==== DATA FOR PROCESSING

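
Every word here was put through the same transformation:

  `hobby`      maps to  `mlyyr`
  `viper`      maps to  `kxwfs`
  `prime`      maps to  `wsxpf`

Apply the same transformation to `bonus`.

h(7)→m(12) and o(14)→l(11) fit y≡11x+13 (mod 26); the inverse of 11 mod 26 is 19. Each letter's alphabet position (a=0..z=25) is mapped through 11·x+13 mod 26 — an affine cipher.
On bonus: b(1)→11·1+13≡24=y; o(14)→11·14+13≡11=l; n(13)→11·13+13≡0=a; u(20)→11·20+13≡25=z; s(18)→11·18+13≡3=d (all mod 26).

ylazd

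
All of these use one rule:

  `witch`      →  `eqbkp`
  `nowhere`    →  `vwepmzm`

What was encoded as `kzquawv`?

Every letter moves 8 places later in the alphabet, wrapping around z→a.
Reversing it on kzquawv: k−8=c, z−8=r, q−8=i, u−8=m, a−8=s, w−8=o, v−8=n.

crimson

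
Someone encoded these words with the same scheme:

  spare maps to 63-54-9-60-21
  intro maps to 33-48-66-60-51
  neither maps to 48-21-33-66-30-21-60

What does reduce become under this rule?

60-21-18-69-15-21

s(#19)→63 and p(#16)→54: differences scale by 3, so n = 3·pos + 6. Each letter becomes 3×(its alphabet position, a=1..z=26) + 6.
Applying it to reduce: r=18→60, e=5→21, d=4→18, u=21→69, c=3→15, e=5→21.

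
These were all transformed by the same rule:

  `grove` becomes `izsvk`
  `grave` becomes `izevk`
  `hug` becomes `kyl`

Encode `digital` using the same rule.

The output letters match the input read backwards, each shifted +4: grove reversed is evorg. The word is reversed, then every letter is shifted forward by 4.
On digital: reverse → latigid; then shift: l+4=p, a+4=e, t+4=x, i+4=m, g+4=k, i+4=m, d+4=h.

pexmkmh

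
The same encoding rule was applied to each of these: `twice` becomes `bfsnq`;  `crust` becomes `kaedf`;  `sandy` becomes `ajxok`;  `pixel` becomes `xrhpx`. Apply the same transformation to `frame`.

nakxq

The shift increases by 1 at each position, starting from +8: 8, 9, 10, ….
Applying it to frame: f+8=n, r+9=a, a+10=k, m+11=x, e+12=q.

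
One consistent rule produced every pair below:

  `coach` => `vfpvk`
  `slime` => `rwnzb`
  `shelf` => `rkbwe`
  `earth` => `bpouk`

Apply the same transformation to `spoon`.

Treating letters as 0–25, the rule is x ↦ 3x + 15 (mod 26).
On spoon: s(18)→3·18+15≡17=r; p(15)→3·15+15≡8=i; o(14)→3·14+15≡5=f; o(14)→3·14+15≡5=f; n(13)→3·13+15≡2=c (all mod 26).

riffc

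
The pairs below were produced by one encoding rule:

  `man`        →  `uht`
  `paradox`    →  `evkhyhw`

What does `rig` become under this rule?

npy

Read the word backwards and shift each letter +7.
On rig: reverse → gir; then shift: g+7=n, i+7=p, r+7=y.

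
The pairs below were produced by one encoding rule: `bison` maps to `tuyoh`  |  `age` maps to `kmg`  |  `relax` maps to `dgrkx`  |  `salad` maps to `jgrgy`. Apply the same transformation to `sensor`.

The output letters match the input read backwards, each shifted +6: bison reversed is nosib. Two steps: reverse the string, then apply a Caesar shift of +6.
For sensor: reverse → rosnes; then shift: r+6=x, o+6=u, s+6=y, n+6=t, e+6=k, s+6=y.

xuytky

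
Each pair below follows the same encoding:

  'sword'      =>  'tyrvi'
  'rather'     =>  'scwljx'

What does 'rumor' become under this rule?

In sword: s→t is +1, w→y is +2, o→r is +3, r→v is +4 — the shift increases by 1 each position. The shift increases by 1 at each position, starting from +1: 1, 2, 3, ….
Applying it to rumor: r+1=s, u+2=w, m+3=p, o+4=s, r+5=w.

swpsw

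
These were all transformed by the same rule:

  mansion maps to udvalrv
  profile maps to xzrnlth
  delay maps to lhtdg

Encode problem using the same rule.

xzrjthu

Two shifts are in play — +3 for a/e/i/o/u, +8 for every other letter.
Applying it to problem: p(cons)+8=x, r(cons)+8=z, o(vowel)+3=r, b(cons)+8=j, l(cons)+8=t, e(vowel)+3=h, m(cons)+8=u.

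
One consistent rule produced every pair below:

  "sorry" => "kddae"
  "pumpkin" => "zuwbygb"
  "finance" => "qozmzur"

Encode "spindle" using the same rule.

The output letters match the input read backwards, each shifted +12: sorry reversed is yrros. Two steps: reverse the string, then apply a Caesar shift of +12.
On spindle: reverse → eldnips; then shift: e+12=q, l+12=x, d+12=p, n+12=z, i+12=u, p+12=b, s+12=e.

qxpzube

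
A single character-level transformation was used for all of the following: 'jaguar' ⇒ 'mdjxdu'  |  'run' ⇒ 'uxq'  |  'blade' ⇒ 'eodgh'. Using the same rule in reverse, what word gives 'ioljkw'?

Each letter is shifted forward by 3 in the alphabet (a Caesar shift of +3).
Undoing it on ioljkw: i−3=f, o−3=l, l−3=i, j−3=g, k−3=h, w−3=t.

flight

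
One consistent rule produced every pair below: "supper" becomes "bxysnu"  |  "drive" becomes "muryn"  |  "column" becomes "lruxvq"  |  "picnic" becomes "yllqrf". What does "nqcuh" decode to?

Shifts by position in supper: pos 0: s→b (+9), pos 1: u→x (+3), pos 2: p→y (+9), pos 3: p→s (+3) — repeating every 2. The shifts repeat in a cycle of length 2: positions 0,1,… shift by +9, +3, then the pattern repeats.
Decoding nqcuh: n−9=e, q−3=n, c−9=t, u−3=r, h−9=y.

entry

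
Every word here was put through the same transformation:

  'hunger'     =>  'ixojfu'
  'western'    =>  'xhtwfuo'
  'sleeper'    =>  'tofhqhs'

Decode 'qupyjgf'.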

========

• _REQUIREMENT_: Quote every line of the data, word for word.

• _SOLUTION_:
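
Every word here was put through the same transformation:

  `hobby`      maps to  `mlyyr`
  `viper`      maps to  `kxwfs`
  `prime`      maps to  `wsxpf`

Apply the same transformation to `bonus`.

h(7)→m(12) and o(14)→l(11) fit y≡11x+13 (mod 26); the inverse of 11 mod 26 is 19. Each letter's alphabet position (a=0..z=25) is mapped through 11·x+13 mod 26 — an affine cipher.
On bonus: b(1)→11·1+13≡24=y; o(14)→11·14+13≡11=l; n(13)→11·13+13≡0=a; u(20)→11·20+13≡25=z; s(18)→11·18+13≡3=d (all mod 26).

ylazd

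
All of these use one rule:

  `witch`      →  `eqbkp`
  `nowhere`    →  `vwepmzm`

What was encoded as `kzquawv`?

Every letter moves 8 places later in the alphabet, wrapping around z→a.
Reversing it on kzquawv: k−8=c, z−8=r, q−8=i, u−8=m, a−8=s, w−8=o, v−8=n.

crimson

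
Someone encoded these words with the same scheme:

  spare maps to 63-54-9-60-21
  intro maps to 33-48-66-60-51
  neither maps to 48-21-33-66-30-21-60

What does reduce become under this rule?

60-21-18-69-15-21

s(#19)→63 and p(#16)→54: differences scale by 3, so n = 3·pos + 6. Each letter becomes 3×(its alphabet position, a=1..z=26) + 6.
Applying it to reduce: r=18→60, e=5→21, d=4→18, u=21→69, c=3→15, e=5→21.

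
These were all transformed by the same rule:

  `grove` becomes `izsvk`
  `grave` becomes `izevk`
  `hug` becomes `kyl`

Encode `digital` using the same rule.

The output letters match the input read backwards, each shifted +4: grove reversed is evorg. The word is reversed, then every letter is shifted forward by 4.
On digital: reverse → latigid; then shift: l+4=p, a+4=e, t+4=x, i+4=m, g+4=k, i+4=m, d+4=h.

pexmkmh

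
The same encoding rule was applied to each of these: `twice` becomes `bfsnq`;  `crust` becomes `kaedf`;  `sandy` becomes `ajxok`;  `pixel` becomes `xrhpx`. Apply the same transformation to `frame`.

nakxq

The shift increases by 1 at each position, starting from +8: 8, 9, 10, ….
Applying it to frame: f+8=n, r+9=a, a+10=k, m+11=x, e+12=q.

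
One consistent rule produced every pair below:

  `coach` => `vfpvk`
  `slime` => `rwnzb`
  `shelf` => `rkbwe`
  `earth` => `bpouk`

Apply the same transformation to `spoon`.

Treating letters as 0–25, the rule is x ↦ 3x + 15 (mod 26).
On spoon: s(18)→3·18+15≡17=r; p(15)→3·15+15≡8=i; o(14)→3·14+15≡5=f; o(14)→3·14+15≡5=f; n(13)→3·13+15≡2=c (all mod 26).

riffc

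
The pairs below were produced by one encoding rule:

  `man`        →  `uht`
  `paradox`    →  `evkhyhw`

What does `rig` become under this rule?

npy

Read the word backwards and shift each letter +7.
On rig: reverse → gir; then shift: g+7=n, i+7=p, r+7=y.

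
The pairs below were produced by one encoding rule: `bison` maps to `tuyoh`  |  `age` maps to `kmg`  |  `relax` maps to `dgrkx`  |  `salad` maps to `jgrgy`. Apply the same transformation to `sensor`.

The output letters match the input read backwards, each shifted +6: bison reversed is nosib. Two steps: reverse the string, then apply a Caesar shift of +6.
For sensor: reverse → rosnes; then shift: r+6=x, o+6=u, s+6=y, n+6=t, e+6=k, s+6=y.

xuytky

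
Each pair below follows the same encoding:

  'sword'      =>  'tyrvi'
  'rather'     =>  'scwljx'

What does 'rumor' become under this rule?

In sword: s→t is +1, w→y is +2, o→r is +3, r→v is +4 — the shift increases by 1 each position. The shift increases by 1 at each position, starting from +1: 1, 2, 3, ….
Applying it to rumor: r+1=s, u+2=w, m+3=p, o+4=s, r+5=w.

swpsw

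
These were all transformed by the same rule:

  mansion maps to udvalrv
  profile maps to xzrnlth
  delay maps to lhtdg

Encode problem using the same rule.

xzrjthu

Two shifts are in play — +3 for a/e/i/o/u, +8 for every other letter.
Applying it to problem: p(cons)+8=x, r(cons)+8=z, o(vowel)+3=r, b(cons)+8=j, l(cons)+8=t, e(vowel)+3=h, m(cons)+8=u.

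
One consistent rule produced every pair below:

  "sorry" => "kddae"
  "pumpkin" => "zuwbygb"
  "finance" => "qozmzur"

Encode "spindle" using the same rule.

The output letters match the input read backwards, each shifted +12: sorry reversed is yrros. Two steps: reverse the string, then apply a Caesar shift of +12.
On spindle: reverse → eldnips; then shift: e+12=q, l+12=x, d+12=p, n+12=z, i+12=u, p+12=b, s+12=e.

qxpzube

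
A single character-level transformation was used for all of the following: 'jaguar' ⇒ 'mdjxdu'  |  'run' ⇒ 'uxq'  |  'blade' ⇒ 'eodgh'. Using the same rule in reverse, what word gives 'ioljkw'?

Each letter is shifted forward by 3 in the alphabet (a Caesar shift of +3).
Undoing it on ioljkw: i−3=f, o−3=l, l−3=i, j−3=g, k−3=h, w−3=t.

flight

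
One consistent rule produced every pair below: "supper" becomes "bxysnu"  |  "drive" becomes "muryn"  |  "column" becomes "lruxvq"  |  "picnic" becomes "yllqrf". What does "nqcuh" decode to?

Shifts by position in supper: pos 0: s→b (+9), pos 1: u→x (+3), pos 2: p→y (+9), pos 3: p→s (+3) — repeating every 2. The shifts repeat in a cycle of length 2: positions 0,1,… shift by +9, +3, then the pattern repeats.
Decoding nqcuh: n−9=e, q−3=n, c−9=t, u−3=r, h−9=y.

entry

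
Every word here was put through the same transformation:

  'hunger'     =>  'ixojfu'
  'western'    =>  'xhtwfuo'
  'sleeper'    =>  'tofhqhs'

Decode 'qupyjgf'.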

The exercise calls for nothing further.